■ **Description of the task**: Search the entries for the word "terminal". Copy every line where it turns up.

[[ Available data open ]]

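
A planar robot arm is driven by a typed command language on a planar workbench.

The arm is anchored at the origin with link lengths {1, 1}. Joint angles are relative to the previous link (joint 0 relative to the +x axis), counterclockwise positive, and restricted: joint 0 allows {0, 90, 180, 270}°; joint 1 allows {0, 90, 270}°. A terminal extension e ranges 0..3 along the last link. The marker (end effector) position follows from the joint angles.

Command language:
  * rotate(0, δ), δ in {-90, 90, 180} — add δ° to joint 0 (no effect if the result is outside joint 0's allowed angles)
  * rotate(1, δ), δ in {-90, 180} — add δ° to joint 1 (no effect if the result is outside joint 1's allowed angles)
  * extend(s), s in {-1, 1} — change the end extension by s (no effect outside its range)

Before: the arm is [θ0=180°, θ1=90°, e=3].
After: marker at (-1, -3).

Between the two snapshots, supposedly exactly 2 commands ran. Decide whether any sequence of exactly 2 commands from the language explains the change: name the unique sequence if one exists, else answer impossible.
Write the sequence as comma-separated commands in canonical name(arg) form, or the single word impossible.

key: running extend(-1) before extend(1) would end elsewhere — order is forced
from: [θ0=180°, θ1=90°, e=3]
1. extend(1) → [θ0=180°, θ1=90°, e=3]
2. extend(-1) → [θ0=180°, θ1=90°, e=2]
all 49 alternatives checked — unique.

extend(1), extend(-1)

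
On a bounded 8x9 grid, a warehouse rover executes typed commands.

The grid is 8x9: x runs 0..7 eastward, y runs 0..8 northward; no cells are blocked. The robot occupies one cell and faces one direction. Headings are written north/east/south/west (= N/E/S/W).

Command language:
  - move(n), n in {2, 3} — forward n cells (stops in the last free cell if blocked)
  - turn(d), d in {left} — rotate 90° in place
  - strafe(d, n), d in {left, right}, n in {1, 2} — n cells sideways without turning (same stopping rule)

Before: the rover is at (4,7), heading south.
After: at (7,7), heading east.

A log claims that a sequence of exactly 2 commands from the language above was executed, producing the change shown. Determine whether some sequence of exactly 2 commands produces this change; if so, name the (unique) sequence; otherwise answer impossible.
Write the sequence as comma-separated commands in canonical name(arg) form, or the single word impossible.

turn(left), move(3)

key: running move(3) before turn(left) would end elsewhere — order is forced
t0: at (4,7), heading south
step 1 (turn(left)): at (4,7), heading east
step 2 (move(3)): at (7,7), heading east
all 49 alternatives checked — unique.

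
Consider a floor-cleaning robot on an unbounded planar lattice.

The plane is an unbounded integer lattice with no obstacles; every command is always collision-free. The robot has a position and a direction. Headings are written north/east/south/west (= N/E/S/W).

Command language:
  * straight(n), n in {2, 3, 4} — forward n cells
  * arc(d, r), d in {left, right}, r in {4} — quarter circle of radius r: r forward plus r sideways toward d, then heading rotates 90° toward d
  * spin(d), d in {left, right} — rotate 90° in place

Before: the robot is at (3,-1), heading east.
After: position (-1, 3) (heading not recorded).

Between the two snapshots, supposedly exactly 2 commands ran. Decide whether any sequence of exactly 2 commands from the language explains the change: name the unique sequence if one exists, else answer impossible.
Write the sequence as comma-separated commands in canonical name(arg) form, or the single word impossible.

spin(left), arc(left, 4)

key: order matters: swapping spin(left) and arc(left, 4) lands elsewhere
t0: at (3,-1), heading east
t=1 spin(left) ⇒ at (3,-1), heading north
t=2 arc(left, 4) ⇒ at (-1,3), heading west
uniquely the one of 49 2-step routes that fits.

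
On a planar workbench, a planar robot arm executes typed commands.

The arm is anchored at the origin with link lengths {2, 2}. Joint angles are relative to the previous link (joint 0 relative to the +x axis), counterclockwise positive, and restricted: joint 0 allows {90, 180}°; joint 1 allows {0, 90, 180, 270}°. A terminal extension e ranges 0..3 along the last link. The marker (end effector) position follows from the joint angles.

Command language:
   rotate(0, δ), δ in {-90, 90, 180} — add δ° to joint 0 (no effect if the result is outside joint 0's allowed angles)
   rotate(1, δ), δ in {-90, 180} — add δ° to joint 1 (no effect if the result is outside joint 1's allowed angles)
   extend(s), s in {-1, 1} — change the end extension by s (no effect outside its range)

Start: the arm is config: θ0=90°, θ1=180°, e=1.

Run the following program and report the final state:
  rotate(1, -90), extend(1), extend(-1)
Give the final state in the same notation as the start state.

config: θ0=90°, θ1=90°, e=1

start: config: θ0=90°, θ1=180°, e=1
step 1 (rotate(1, -90)): config: θ0=90°, θ1=90°, e=1
step 2 (extend(1)): config: θ0=90°, θ1=90°, e=2
step 3 (extend(-1)): config: θ0=90°, θ1=90°, e=1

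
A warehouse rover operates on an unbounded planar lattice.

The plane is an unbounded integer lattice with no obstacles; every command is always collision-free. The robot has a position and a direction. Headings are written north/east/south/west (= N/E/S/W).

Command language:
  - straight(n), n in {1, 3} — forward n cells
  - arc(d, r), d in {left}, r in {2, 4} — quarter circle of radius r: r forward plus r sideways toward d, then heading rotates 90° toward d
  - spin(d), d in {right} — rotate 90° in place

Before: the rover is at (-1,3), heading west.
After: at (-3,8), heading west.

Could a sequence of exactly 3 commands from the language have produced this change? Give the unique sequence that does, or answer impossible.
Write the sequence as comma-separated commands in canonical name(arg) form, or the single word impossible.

spin(right), straight(3), arc(left, 2)

key: running arc(left, 2) before spin(right) would end elsewhere — order is forced
from: at (-1,3), heading west
t=1 spin(right) ⇒ at (-1,3), heading north
t=2 straight(3) ⇒ at (-1,6), heading north
t=3 arc(left, 2) ⇒ at (-3,8), heading west
all 125 alternatives checked — unique.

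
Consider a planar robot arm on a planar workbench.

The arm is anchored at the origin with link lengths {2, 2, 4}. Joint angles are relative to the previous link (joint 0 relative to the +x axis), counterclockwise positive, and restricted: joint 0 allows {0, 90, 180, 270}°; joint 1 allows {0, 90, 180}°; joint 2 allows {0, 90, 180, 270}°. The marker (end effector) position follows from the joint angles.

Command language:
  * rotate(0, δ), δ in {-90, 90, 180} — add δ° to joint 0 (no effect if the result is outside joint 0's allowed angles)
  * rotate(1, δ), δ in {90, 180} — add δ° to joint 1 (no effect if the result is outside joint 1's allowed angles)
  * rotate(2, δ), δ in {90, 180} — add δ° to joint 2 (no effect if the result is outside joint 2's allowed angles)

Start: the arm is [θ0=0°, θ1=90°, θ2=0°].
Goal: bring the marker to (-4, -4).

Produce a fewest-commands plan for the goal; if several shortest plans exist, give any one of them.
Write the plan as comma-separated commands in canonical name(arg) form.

start: [θ0=0°, θ1=90°, θ2=0°]
1. rotate(0, 180) → [θ0=180°, θ1=90°, θ2=0°]
2. rotate(1, 90) → [θ0=180°, θ1=180°, θ2=0°]
3. rotate(1, 180) → [θ0=180°, θ1=0°, θ2=0°]
4. rotate(2, 90) → [θ0=180°, θ1=0°, θ2=90°]
no 3-step plan works, so 4 is optimal.

rotate(0, 180), rotate(1, 90), rotate(1, 180), rotate(2, 90)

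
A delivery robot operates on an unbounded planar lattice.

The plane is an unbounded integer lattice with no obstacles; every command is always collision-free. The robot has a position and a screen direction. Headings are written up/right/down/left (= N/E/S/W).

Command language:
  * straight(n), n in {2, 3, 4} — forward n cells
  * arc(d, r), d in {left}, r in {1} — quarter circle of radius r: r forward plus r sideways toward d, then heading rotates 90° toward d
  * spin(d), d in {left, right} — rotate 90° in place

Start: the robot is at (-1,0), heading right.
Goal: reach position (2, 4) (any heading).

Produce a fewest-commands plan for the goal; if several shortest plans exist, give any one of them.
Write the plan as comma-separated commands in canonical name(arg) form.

straight(3), spin(left), straight(4)

start: at (-1,0), heading right
1. straight(3) → at (2,0), heading right
2. spin(left) → at (2,0), heading up
3. straight(4) → at (2,4), heading up
shorter routes all fall short; 3 is best.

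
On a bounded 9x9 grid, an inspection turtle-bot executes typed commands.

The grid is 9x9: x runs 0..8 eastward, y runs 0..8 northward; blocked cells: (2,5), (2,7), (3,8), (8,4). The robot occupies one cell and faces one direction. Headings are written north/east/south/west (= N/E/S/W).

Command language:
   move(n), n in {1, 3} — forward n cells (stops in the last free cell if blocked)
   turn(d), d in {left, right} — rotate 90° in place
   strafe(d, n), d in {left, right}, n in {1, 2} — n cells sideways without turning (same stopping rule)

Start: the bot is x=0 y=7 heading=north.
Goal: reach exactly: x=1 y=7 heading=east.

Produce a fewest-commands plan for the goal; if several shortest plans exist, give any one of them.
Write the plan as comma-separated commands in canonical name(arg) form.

t0: x=0 y=7 heading=north
t=1 strafe(right, 2) ⇒ x=1 y=7 heading=north
t=2 turn(right) ⇒ x=1 y=7 heading=east
shorter routes all fall short; 2 is best.

strafe(right, 2), turn(right)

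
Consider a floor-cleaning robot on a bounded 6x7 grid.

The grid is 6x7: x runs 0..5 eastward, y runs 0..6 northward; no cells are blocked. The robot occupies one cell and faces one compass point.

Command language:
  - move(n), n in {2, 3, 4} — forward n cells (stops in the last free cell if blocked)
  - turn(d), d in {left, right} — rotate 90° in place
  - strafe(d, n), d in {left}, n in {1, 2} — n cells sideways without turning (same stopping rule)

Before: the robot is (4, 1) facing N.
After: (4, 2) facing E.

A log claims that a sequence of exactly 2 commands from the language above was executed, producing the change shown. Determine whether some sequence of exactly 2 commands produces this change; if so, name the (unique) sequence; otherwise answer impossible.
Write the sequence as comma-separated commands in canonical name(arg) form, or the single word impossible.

turn(right), strafe(left, 1)

key: running strafe(left, 1) before turn(right) would end elsewhere — order is forced
t0: (4, 1) facing N
[1] after turn(right): (4, 1) facing E
[2] after strafe(left, 1): (4, 2) facing E
uniquely the one of 49 2-step routes that fits.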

[[ Available data closed ]]

■ **Task response**:
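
The arm is anchored at the origin with link lengths {1, 1}. Joint angles are relative to the previous link (joint 0 relative to the +x axis), counterclockwise positive, and restricted: joint 0 allows {0, 90, 180, 270}°; joint 1 allows {0, 90, 270}°. A terminal extension e ranges 0..3 along the last link. The marker (end effector) position follows from the joint angles.
The arm is anchored at the origin with link lengths {2, 2}. Joint angles are relative to the previous link (joint 0 relative to the +x axis), counterclockwise positive, and restricted: joint 0 allows {90, 180}°; joint 1 allows {0, 90, 180, 270}°. A terminal extension e ranges 0..3 along the last link. The marker (end effector) position follows from the joint angles.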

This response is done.